* _Work to be completed_: A faithful copy of the listing below is required.
============================================================
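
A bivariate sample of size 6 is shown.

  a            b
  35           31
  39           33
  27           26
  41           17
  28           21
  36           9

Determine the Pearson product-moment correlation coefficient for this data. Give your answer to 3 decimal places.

n = 6, Σa = 206, Σb = 137, Σa² = 7236, Σb² = 3537, Σab = 4683
nΣab − ΣaΣb = 28098 − 28222 = -124
nΣa² − (Σa)² = 43416 − 42436 = 980; nΣb² − (Σb)² = 21222 − 18769 = 2453
r = -124 / √(980 × 2453) = -124 / 1550.4644 ≈ -0.080

-0.080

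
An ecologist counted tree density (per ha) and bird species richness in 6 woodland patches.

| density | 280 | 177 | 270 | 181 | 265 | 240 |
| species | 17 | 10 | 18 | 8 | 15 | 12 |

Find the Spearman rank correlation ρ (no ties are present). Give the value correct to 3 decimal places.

Rank density: 6, 1, 5, 2, 4, 3
Rank species: 5, 2, 6, 1, 4, 3
d = rank(density) − rank(species): 1, -1, -1, 1, 0, 0; Σd² = 4
ρ = 1 − 6Σd² / [n(n²−1)] = 1 − 6×4 / (6×35) = 1 − 24/210 ≈ 0.886

0.886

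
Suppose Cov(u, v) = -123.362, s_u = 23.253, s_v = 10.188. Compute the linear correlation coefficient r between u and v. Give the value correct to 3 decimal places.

r = Cov(u,v) / (s_u · s_v) = -123.362 / (23.253 × 10.188)
  = -123.362 / 236.9016 ≈ -0.521

-0.521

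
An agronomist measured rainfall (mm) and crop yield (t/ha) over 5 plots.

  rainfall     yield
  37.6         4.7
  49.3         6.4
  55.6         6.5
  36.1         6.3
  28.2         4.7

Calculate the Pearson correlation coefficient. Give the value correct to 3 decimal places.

0.750

n = 5, Σx = 206.8, Σy = 28.6, Σx² = 9034.06, Σy² = 167.08, Σxy = 1213.61
nΣxy − ΣxΣy = 6068.05 − 5914.48 = 153.57
nΣx² − (Σx)² = 45170.3 − 42766.24 = 2404.06; nΣy² − (Σy)² = 835.4 − 817.96 = 17.44
r = 153.57 / √(2404.06 × 17.44) = 153.57 / 204.7604 ≈ 0.750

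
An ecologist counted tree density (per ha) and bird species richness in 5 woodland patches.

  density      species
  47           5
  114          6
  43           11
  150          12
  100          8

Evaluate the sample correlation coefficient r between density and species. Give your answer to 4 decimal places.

0.3205

n = 5, Σx = 454, Σy = 42, Σx² = 49554, Σy² = 390, Σxy = 3992
nΣxy − ΣxΣy = 19960 − 19068 = 892
nΣx² − (Σx)² = 247770 − 206116 = 41654; nΣy² − (Σy)² = 1950 − 1764 = 186
r = 892 / √(41654 × 186) = 892 / 2783.4590 ≈ 0.3205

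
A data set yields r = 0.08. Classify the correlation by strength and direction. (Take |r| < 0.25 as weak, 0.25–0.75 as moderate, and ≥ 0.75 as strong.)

weak positive

r = 0.08 > 0 so the relationship is positive.
|r| = 0.08, which falls in the weak range.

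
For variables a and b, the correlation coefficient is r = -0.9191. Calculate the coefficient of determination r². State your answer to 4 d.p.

r² = (-0.9191)² = 0.8447

0.8447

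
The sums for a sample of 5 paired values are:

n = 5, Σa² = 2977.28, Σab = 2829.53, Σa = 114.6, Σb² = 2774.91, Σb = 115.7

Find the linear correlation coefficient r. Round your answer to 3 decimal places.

0.960

r = (nΣab − ΣaΣb) / √[(nΣa² − (Σa)²)(nΣb² − (Σb)²)]
Numerator: 5×2829.53 − 114.6×115.7 = 888.43
Denominator: √[(14886.4 − 13133.16)(13874.55 − 13386.49)] = √[1753.24 × 488.06] = 925.0331
r = 888.43 / 925.0331 ≈ 0.960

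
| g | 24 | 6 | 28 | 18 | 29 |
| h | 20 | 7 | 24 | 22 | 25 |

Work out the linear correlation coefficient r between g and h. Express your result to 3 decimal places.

0.933

n = 5, Σg = 105, Σh = 98, Σg² = 2561, Σh² = 2134, Σgh = 2315
nΣgh − ΣgΣh = 11575 − 10290 = 1285
nΣg² − (Σg)² = 12805 − 11025 = 1780; nΣh² − (Σh)² = 10670 − 9604 = 1066
r = 1285 / √(1780 × 1066) = 1285 / 1377.4905 ≈ 0.933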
============================================================
* _Completed task_:
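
A bivariate sample of size 6 is shown.

  a            b
  35           31
  39           33
  27           26
  41           17
  28           21
  36           9

Determine the Pearson product-moment correlation coefficient for this data. Give your answer to 3 decimal places.

n = 6, Σa = 206, Σb = 137, Σa² = 7236, Σb² = 3537, Σab = 4683
nΣab − ΣaΣb = 28098 − 28222 = -124
nΣa² − (Σa)² = 43416 − 42436 = 980; nΣb² − (Σb)² = 21222 − 18769 = 2453
r = -124 / √(980 × 2453) = -124 / 1550.4644 ≈ -0.080

-0.080

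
An ecologist counted tree density (per ha) and bird species richness in 6 woodland patches.

| density | 280 | 177 | 270 | 181 | 265 | 240 |
| species | 17 | 10 | 18 | 8 | 15 | 12 |

Find the Spearman rank correlation ρ (no ties are present). Give the value correct to 3 decimal places.

Rank density: 6, 1, 5, 2, 4, 3
Rank species: 5, 2, 6, 1, 4, 3
d = rank(density) − rank(species): 1, -1, -1, 1, 0, 0; Σd² = 4
ρ = 1 − 6Σd² / [n(n²−1)] = 1 − 6×4 / (6×35) = 1 − 24/210 ≈ 0.886

0.886

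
Suppose Cov(u, v) = -123.362, s_u = 23.253, s_v = 10.188. Compute the linear correlation coefficient r between u and v. Give the value correct to 3 decimal places.

r = Cov(u,v) / (s_u · s_v) = -123.362 / (23.253 × 10.188)
  = -123.362 / 236.9016 ≈ -0.521

-0.521

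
An agronomist measured rainfall (mm) and crop yield (t/ha) over 5 plots.

  rainfall     yield
  37.6         4.7
  49.3         6.4
  55.6         6.5
  36.1         6.3
  28.2         4.7

Calculate the Pearson correlation coefficient. Give the value correct to 3 decimal places.

0.750

n = 5, Σx = 206.8, Σy = 28.6, Σx² = 9034.06, Σy² = 167.08, Σxy = 1213.61
nΣxy − ΣxΣy = 6068.05 − 5914.48 = 153.57
nΣx² − (Σx)² = 45170.3 − 42766.24 = 2404.06; nΣy² − (Σy)² = 835.4 − 817.96 = 17.44
r = 153.57 / √(2404.06 × 17.44) = 153.57 / 204.7604 ≈ 0.750

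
An ecologist counted tree density (per ha) and bird species richness in 5 woodland patches.

  density      species
  47           5
  114          6
  43           11
  150          12
  100          8

Evaluate the sample correlation coefficient r between density and species. Give your answer to 4 decimal places.

0.3205

n = 5, Σx = 454, Σy = 42, Σx² = 49554, Σy² = 390, Σxy = 3992
nΣxy − ΣxΣy = 19960 − 19068 = 892
nΣx² − (Σx)² = 247770 − 206116 = 41654; nΣy² − (Σy)² = 1950 − 1764 = 186
r = 892 / √(41654 × 186) = 892 / 2783.4590 ≈ 0.3205

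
A data set yields r = 0.08. Classify the correlation by strength and direction. (Take |r| < 0.25 as weak, 0.25–0.75 as moderate, and ≥ 0.75 as strong.)

weak positive

r = 0.08 > 0 so the relationship is positive.
|r| = 0.08, which falls in the weak range.

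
For variables a and b, the correlation coefficient is r = -0.9191. Calculate the coefficient of determination r². State your answer to 4 d.p.

r² = (-0.9191)² = 0.8447

0.8447

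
The sums for a sample of 5 paired values are:

n = 5, Σa² = 2977.28, Σab = 2829.53, Σa = 114.6, Σb² = 2774.91, Σb = 115.7

Find the linear correlation coefficient r. Round your answer to 3 decimal places.

0.960

r = (nΣab − ΣaΣb) / √[(nΣa² − (Σa)²)(nΣb² − (Σb)²)]
Numerator: 5×2829.53 − 114.6×115.7 = 888.43
Denominator: √[(14886.4 − 13133.16)(13874.55 − 13386.49)] = √[1753.24 × 488.06] = 925.0331
r = 888.43 / 925.0331 ≈ 0.960

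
| g | 24 | 6 | 28 | 18 | 29 |
| h | 20 | 7 | 24 | 22 | 25 |

Work out the linear correlation coefficient r between g and h. Express your result to 3 decimal places.

0.933

n = 5, Σg = 105, Σh = 98, Σg² = 2561, Σh² = 2134, Σgh = 2315
nΣgh − ΣgΣh = 11575 − 10290 = 1285
nΣg² − (Σg)² = 12805 − 11025 = 1780; nΣh² − (Σh)² = 10670 − 9604 = 1066
r = 1285 / √(1780 × 1066) = 1285 / 1377.4905 ≈ 0.933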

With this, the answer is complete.